● **Task to complete**:
Each line below that includes the word "What" adds one to the count; give that count and nothing else.
*** Opening of Data for this task ***
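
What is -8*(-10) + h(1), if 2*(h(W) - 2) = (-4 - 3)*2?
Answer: 75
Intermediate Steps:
h(W) = -5 (h(W) = 2 + ((-4 - 3)*2)/2 = 2 + (-7*2)/2 = 2 + (½)*(-14) = 2 - 7 = -5)
-8*(-10) + h(1) = -8*(-10) - 5 = 80 - 5 = 75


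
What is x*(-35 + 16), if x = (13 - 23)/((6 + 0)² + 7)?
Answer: 190/43 ≈ 4.4186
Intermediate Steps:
x = -10/43 (x = -10/(6² + 7) = -10/(36 + 7) = -10/43 ≈ -0.23256)
x*(-35 + 16) = -10*(-35 + 16)/43 = -10/43*(-19) = 190/43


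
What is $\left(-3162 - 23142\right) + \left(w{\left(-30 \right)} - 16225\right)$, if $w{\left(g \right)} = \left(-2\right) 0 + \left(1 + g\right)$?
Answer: $-42558$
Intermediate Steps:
$w{\left(g \right)} = 1 + g$ ($w{\left(g \right)} = 0 + \left(1 + g\right) = 1 + g$)
$\left(-3162 - 23142\right) + \left(w{\left(-30 \right)} - 16225\right) = \left(-3162 - 23142\right) + \left(\left(1 - 30\right) - 16225\right) = -26304 - 16254 = -42558$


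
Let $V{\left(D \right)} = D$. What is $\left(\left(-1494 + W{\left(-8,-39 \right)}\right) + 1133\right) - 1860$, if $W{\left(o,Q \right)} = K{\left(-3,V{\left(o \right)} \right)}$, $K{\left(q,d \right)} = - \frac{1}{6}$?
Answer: $- \frac{13327}{6} \approx -2221.2$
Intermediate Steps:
$K{\left(q,d \right)} = - \frac{1}{6}$ ($K{\left(q,d \right)} = \left(-1\right) \frac{1}{6} = - \frac{1}{6}$)
$W{\left(o,Q \right)} = - \frac{1}{6}$
$\left(\left(-1494 + W{\left(-8,-39 \right)}\right) + 1133\right) - 1860 = \left(\left(-1494 - \frac{1}{6}\right) + 1133\right) - 1860 = \left(- \frac{8965}{6} + 1133\right) - 1860 = - \frac{2167}{6} - 1860 = - \frac{13327}{6}$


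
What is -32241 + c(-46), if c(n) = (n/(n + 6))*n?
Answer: -322939/10 ≈ -32294.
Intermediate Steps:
c(n) = n**2/(6 + n) (c(n) = (n/(6 + n))*n = n**2/(6 + n))
-32241 + c(-46) = -32241 + (-46)**2/(6 - 46) = -32241 + 2116/(-40) = -32241 + 2116*(-1/40) = -32241 - 529/10 = -322939/10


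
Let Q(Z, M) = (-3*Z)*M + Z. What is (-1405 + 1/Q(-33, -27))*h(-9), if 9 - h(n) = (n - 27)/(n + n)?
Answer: -26613517/2706 ≈ -9835.0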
*** Close of Data for this task ***
● **Output for this exercise**:
6